ASSIGNMENT: Output the data exactly, with every line intact.
= = = = =
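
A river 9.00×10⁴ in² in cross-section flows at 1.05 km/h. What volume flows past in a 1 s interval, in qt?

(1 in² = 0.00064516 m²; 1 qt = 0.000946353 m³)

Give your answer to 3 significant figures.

1.05 km/h × (1/3.6) → 0.291667 m/s
9.00×10⁴ in² × 0.00064516 → 58.0644 m²
V = v × A × t = 0.291667 m/s × 58.0644 m² × 1 s = 16.9355 m³
16.9355 m³ ÷ (0.000946353 m³/qt) = 17895.5 qt

1.79×10⁴ qt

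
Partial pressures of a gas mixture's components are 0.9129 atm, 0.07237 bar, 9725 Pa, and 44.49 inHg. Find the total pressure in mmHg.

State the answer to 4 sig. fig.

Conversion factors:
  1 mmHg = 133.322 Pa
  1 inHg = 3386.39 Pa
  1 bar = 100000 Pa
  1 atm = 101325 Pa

0.9129 atm × 101325 = 92499.6 Pa
0.07237 bar × 100000 = 7237 Pa
9725 Pa (already Pa)
44.49 inHg × 3386.39 = 150660 Pa
Total: 92499.6 + 7237 + 9725 + 150660 = 260122 Pa
In mmHg: 260122 / 133.322 = 1951.08 mmHg

1951 mmHg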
= = = = =
SOLUTION TO THIS TASK:
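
A river 9.00×10⁴ in² in cross-section flows at 1.05 km/h. What volume flows past in a 1 s interval, in qt?

(1 in² = 0.00064516 m²; 1 qt = 0.000946353 m³)

Give your answer to 3 significant figures.

1.05 km/h × (1/3.6) → 0.291667 m/s
9.00×10⁴ in² × 0.00064516 → 58.0644 m²
V = v × A × t = 0.291667 m/s × 58.0644 m² × 1 s = 16.9355 m³
16.9355 m³ ÷ (0.000946353 m³/qt) = 17895.5 qt

1.79×10⁴ qt

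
Partial pressures of a gas mixture's components are 0.9129 atm, 0.07237 bar, 9725 Pa, and 44.49 inHg. Find the total pressure in mmHg.

State the answer to 4 sig. fig.

Conversion factors:
  1 mmHg = 133.322 Pa
  1 inHg = 3386.39 Pa
  1 bar = 100000 Pa
  1 atm = 101325 Pa

0.9129 atm × 101325 = 92499.6 Pa
0.07237 bar × 100000 = 7237 Pa
9725 Pa (already Pa)
44.49 inHg × 3386.39 = 150660 Pa
Total: 92499.6 + 7237 + 9725 + 150660 = 260122 Pa
In mmHg: 260122 / 133.322 = 1951.08 mmHg

1951 mmHg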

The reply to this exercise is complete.